[Data entries]
::::::::
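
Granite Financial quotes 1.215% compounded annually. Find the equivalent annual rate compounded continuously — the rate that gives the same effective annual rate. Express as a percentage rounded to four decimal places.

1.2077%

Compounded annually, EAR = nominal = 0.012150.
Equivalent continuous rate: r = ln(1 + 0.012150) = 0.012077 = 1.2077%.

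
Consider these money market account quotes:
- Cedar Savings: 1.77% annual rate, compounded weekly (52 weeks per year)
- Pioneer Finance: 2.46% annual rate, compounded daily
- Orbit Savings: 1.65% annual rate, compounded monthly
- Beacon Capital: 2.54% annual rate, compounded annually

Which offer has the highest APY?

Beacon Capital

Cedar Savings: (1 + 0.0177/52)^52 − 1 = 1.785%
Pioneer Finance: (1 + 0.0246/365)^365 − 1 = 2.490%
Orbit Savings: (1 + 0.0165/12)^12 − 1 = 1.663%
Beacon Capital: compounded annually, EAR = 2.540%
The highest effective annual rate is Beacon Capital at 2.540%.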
::::::::
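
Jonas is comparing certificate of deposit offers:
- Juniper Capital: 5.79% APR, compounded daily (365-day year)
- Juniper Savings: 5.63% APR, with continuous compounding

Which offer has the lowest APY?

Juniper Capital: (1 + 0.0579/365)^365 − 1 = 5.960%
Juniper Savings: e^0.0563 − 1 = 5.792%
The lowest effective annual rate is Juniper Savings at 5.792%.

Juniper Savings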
::::::::
◆ **What is needed**:
A word-for-word copy of the lines above from the one with "Consider these money" through the one with "- Beacon Capital: 2.54%", inclusive, is the only output wanted.

◆ **Expected answer**:
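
Consider these money market account quotes:
- Cedar Savings: 1.77% annual rate, compounded weekly (52 weeks per year)
- Pioneer Finance: 2.46% annual rate, compounded daily
- Orbit Savings: 1.65% annual rate, compounded monthly
- Beacon Capital: 2.54% annual rate, compounded annually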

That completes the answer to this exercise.